WORK ORDER: When the word "Coefficients" appears in a line of the data below, list that line.
*** Opening of DATA TO PROCESS ***
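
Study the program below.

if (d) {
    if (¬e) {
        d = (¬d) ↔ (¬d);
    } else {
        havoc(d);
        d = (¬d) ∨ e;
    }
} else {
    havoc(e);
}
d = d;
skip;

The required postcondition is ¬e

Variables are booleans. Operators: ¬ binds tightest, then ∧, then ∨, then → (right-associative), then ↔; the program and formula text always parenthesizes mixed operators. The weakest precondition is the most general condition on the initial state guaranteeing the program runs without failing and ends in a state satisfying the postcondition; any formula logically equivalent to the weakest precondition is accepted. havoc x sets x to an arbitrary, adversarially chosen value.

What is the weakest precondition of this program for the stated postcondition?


Working backward. After the program, ¬e must hold.
Before skip: ¬e
Before d := d: ¬e
Then branch requires e → (¬e); else branch requires false.
Before the if: (d → (e → (¬e))) ∧ d
Answer: WP = (d → (e → (¬e))) ∧ d


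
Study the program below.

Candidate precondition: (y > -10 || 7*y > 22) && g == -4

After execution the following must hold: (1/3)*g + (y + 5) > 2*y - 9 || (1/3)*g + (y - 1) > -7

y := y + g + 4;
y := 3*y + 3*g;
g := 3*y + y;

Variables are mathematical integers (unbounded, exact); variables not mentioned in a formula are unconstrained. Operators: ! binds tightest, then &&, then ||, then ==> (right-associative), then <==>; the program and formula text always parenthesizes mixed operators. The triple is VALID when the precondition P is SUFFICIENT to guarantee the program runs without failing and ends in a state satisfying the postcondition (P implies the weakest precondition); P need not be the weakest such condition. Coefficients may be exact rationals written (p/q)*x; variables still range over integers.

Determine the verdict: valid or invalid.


Working backward. After the program, the postcondition (1/3)*g + (y + 5) > 2*y - 9 || (1/3)*g + (y - 1) > -7 must hold; in canonical form it is (1/3)*g > y - 14 || (1/3)*g + y > -6.
Before g := 3*y + y: (1/3)*y > -14 || (7/3)*y > -6
Before y := 3*y + 3*g: g + y > -14 || 7*g + 7*y > -6
Before y := y + g + 4: 2*g + y > -18 || 14*g + 7*y > -34
The weakest precondition is 2*g + y > -18 || 14*g + 7*y > -34.
Check whether (y > -10 || 7*y > 22) && g == -4 implies it.
Every state satisfying the precondition satisfies the weakest precondition: the implication holds.
Answer: valid


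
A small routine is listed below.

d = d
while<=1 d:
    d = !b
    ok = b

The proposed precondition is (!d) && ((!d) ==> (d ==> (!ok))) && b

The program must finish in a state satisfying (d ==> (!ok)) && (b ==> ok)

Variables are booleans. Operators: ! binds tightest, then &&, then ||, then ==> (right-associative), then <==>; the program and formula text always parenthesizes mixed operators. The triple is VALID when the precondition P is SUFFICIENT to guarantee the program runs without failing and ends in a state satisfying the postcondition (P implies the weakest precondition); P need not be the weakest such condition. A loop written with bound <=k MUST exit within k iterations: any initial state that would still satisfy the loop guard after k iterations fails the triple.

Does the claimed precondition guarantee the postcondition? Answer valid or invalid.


Working backward. After the program, (d ==> (!ok)) && (b ==> ok) must hold.
Before the loop (bound <=1), unroll the exhaustion recursion (WP_0 = exit-now case; WP_j = one more guarded iteration, up to j = 1):
  WP_0: (!d) && (d ==> (!ok)) && (b ==> ok)
  WP_1: (d ==> b) && ((!d) ==> ((d ==> (!ok)) && (b ==> ok)))
So before the loop: (d ==> b) && ((!d) ==> ((d ==> (!ok)) && (b ==> ok)))
Before d := d: (d ==> b) && ((!d) ==> ((d ==> (!ok)) && (b ==> ok)))
The weakest precondition is (d ==> b) && ((!d) ==> ((d ==> (!ok)) && (b ==> ok))).
Check whether (!d) && ((!d) ==> (d ==> (!ok))) && b implies it.
Countermodel: at the initial state b = true, d = false, ok = false, the precondition holds but the weakest precondition fails.
Answer: invalid


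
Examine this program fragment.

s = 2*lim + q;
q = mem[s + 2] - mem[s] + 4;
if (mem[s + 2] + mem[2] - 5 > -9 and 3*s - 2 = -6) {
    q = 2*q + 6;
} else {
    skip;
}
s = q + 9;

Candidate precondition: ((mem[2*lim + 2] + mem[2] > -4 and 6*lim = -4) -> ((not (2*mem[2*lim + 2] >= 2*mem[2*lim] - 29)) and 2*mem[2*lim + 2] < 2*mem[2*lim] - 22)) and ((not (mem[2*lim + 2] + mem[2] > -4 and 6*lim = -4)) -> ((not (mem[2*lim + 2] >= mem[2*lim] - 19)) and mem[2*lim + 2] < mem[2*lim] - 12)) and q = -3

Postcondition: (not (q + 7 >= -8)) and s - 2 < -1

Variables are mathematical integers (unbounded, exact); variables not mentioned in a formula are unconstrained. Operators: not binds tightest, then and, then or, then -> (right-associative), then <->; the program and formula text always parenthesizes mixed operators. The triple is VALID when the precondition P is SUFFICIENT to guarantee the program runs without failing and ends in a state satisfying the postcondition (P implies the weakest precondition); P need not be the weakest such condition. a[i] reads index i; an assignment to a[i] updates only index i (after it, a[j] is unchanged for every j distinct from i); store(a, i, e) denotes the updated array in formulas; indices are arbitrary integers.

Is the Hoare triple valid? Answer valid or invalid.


Working backward. After the program, the postcondition (not (q + 7 >= -8)) and s - 2 < -1 must hold; in canonical form it is (not (q >= -15)) and s < 1.
Before s := q + 9: (not (q >= -15)) and q < -8
Then branch requires (not (2*q >= -21)) and 2*q < -14; else branch requires (not (q >= -15)) and q < -8.
Before the if: ((mem[s + 2] + mem[2] > -4 and 3*s = -4) -> ((not (2*q >= -21)) and 2*q < -14)) and ((not (mem[s + 2] + mem[2] > -4 and 3*s = -4)) -> ((not (q >= -15)) and q < -8))
Before q := mem[s + 2] - mem[s] + 4: ((mem[s + 2] + mem[2] > -4 and 3*s = -4) -> ((not (2*mem[s + 2] >= 2*mem[s] - 29)) and 2*mem[s + 2] < 2*mem[s] - 22)) and ((not (mem[s + 2] + mem[2] > -4 and 3*s = -4)) -> ((not (mem[s + 2] >= mem[s] - 19)) and mem[s + 2] < mem[s] - 12))
Before s := 2*lim + q: ((mem[2*lim + q + 2] + mem[2] > -4 and 6*lim + 3*q = -4) -> ((not (2*mem[2*lim + q + 2] >= 2*mem[2*lim + q] - 29)) and 2*mem[2*lim + q + 2] < 2*mem[2*lim + q] - 22)) and ((not (mem[2*lim + q + 2] + mem[2] > -4 and 6*lim + 3*q = -4)) -> ((not (mem[2*lim + q + 2] >= mem[2*lim + q] - 19)) and mem[2*lim + q + 2] < mem[2*lim + q] - 12))
The weakest precondition is ((mem[2*lim + q + 2] + mem[2] > -4 and 6*lim + 3*q = -4) -> ((not (2*mem[2*lim + q + 2] >= 2*mem[2*lim + q] - 29)) and 2*mem[2*lim + q + 2] < 2*mem[2*lim + q] - 22)) and ((not (mem[2*lim + q + 2] + mem[2] > -4 and 6*lim + 3*q = -4)) -> ((not (mem[2*lim + q + 2] >= mem[2*lim + q] - 19)) and mem[2*lim + q + 2] < mem[2*lim + q] - 12)).
Check whether ((mem[2*lim + 2] + mem[2] > -4 and 6*lim = -4) -> ((not (2*mem[2*lim + 2] >= 2*mem[2*lim] - 29)) and 2*mem[2*lim + 2] < 2*mem[2*lim] - 22)) and ((not (mem[2*lim + 2] + mem[2] > -4 and 6*lim = -4)) -> ((not (mem[2*lim + 2] >= mem[2*lim] - 19)) and mem[2*lim + 2] < mem[2*lim] - 12)) and q = -3 implies it.
Countermodel: at the initial state lim = 0, mem = {[-3] = -6516, [-1] = 15521, [0] = 7040, [2] = 7020, elsewhere 15521}, q = -3, the precondition holds but the weakest precondition fails.
Answer: invalid


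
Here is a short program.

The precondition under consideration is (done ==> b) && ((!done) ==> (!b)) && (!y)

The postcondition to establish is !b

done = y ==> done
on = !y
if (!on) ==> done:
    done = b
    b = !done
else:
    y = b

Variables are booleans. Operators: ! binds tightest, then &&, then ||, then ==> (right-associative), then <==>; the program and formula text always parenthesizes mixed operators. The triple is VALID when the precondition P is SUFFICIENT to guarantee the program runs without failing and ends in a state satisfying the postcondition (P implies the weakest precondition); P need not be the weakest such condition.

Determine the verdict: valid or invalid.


Working backward. After the program, !b must hold.
Then branch requires b; else branch requires !b.
Before the if: (((!on) ==> done) ==> b) && ((!((!on) ==> done)) ==> (!b))
Before on := !y: ((y ==> done) ==> b) && ((!(y ==> done)) ==> (!b))
Before done := y ==> done: ((y ==> (y ==> done)) ==> b) && ((!(y ==> (y ==> done))) ==> (!b))
The weakest precondition is ((y ==> (y ==> done)) ==> b) && ((!(y ==> (y ==> done))) ==> (!b)).
Check whether (done ==> b) && ((!done) ==> (!b)) && (!y) implies it.
Countermodel: at the initial state b = false, done = false, y = false, the precondition holds but the weakest precondition fails.
Answer: invalid


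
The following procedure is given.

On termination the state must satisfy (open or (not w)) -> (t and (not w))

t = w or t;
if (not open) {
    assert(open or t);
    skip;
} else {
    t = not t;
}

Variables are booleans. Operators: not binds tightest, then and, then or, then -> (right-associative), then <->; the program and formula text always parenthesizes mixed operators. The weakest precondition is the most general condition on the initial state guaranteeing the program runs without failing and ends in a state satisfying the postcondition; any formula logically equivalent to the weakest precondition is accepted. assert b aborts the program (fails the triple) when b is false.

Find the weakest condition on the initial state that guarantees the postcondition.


Working backward. After the program, (open or (not w)) -> (t and (not w)) must hold.
Then branch requires (open or t) and ((open or (not w)) -> (t and (not w))); else branch requires (open or (not w)) -> ((not t) and (not w)).
Before the if: ((not open) -> ((open or t) and ((open or (not w)) -> (t and (not w))))) and (open -> ((open or (not w)) -> ((not t) and (not w))))
Before t := w or t: ((not open) -> ((open or w or t) and ((open or (not w)) -> ((w or t) and (not w))))) and (open -> ((open or (not w)) -> ((not (w or t)) and (not w))))
Answer: WP = ((not open) -> ((open or w or t) and ((open or (not w)) -> ((w or t) and (not w))))) and (open -> ((open or (not w)) -> ((not (w or t)) and (not w))))


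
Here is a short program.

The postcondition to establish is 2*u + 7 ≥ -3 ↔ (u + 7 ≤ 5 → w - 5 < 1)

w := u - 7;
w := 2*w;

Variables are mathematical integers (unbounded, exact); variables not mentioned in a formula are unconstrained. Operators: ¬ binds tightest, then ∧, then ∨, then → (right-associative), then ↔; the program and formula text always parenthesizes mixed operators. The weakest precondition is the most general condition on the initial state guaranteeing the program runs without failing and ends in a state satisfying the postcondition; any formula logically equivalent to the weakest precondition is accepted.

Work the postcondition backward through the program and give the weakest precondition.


Working backward. After the program, the postcondition 2*u + 7 ≥ -3 ↔ (u + 7 ≤ 5 → w - 5 < 1) must hold; in canonical form it is 2*u ≥ -10 ↔ (u ≤ -2 → w < 6).
Before w := 2*w: 2*u ≥ -10 ↔ (u ≤ -2 → 2*w < 6)
Before w := u - 7: 2*u ≥ -10 ↔ (u ≤ -2 → 2*u < 20)
Answer: WP = 2*u ≥ -10 ↔ (u ≤ -2 → 2*u < 20)


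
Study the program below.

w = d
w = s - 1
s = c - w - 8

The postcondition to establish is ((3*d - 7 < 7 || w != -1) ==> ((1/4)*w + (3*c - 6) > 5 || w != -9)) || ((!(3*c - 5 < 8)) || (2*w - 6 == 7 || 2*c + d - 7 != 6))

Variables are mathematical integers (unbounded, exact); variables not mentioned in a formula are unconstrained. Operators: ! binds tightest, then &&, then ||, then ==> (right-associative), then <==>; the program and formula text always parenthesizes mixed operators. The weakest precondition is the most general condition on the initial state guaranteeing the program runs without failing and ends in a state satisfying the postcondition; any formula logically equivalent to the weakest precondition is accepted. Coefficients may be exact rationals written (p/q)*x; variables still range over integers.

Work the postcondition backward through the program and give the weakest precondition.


Working backward. After the program, the postcondition ((3*d - 7 < 7 || w != -1) ==> ((1/4)*w + (3*c - 6) > 5 || w != -9)) || ((!(3*c - 5 < 8)) || (2*w - 6 == 7 || 2*c + d - 7 != 6)) must hold; in canonical form it is ((3*d < 14 || w != -1) ==> (3*c + (1/4)*w > 11 || w != -9)) || (!(3*c < 13)) || 2*w == 13 || 2*c + d != 13.
Before s := c - w - 8: ((3*d < 14 || w != -1) ==> (3*c + (1/4)*w > 11 || w != -9)) || (!(3*c < 13)) || 2*w == 13 || 2*c + d != 13
Before w := s - 1: ((3*d < 14 || s != 0) ==> (3*c + (1/4)*s > 45/4 || s != -8)) || (!(3*c < 13)) || 2*s == 15 || 2*c + d != 13
Before w := d: ((3*d < 14 || s != 0) ==> (3*c + (1/4)*s > 45/4 || s != -8)) || (!(3*c < 13)) || 2*s == 15 || 2*c + d != 13
Answer: WP = ((3*d < 14 || s != 0) ==> (3*c + (1/4)*s > 45/4 || s != -8)) || (!(3*c < 13)) || 2*s == 15 || 2*c + d != 13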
*** Close of DATA TO PROCESS ***
WRITTEN SOLUTION:
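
Variables are mathematical integers (unbounded, exact); variables not mentioned in a formula are unconstrained. Operators: ! binds tightest, then &&, then ||, then ==> (right-associative), then <==>; the program and formula text always parenthesizes mixed operators. The triple is VALID when the precondition P is SUFFICIENT to guarantee the program runs without failing and ends in a state satisfying the postcondition (P implies the weakest precondition); P need not be the weakest such condition. Coefficients may be exact rationals written (p/q)*x; variables still range over integers.
Variables are mathematical integers (unbounded, exact); variables not mentioned in a formula are unconstrained. Operators: ! binds tightest, then &&, then ||, then ==> (right-associative), then <==>; the program and formula text always parenthesizes mixed operators. The weakest precondition is the most general condition on the initial state guaranteeing the program runs without failing and ends in a state satisfying the postcondition; any formula logically equivalent to the weakest precondition is accepted. Coefficients may be exact rationals written (p/q)*x; variables still range over integers.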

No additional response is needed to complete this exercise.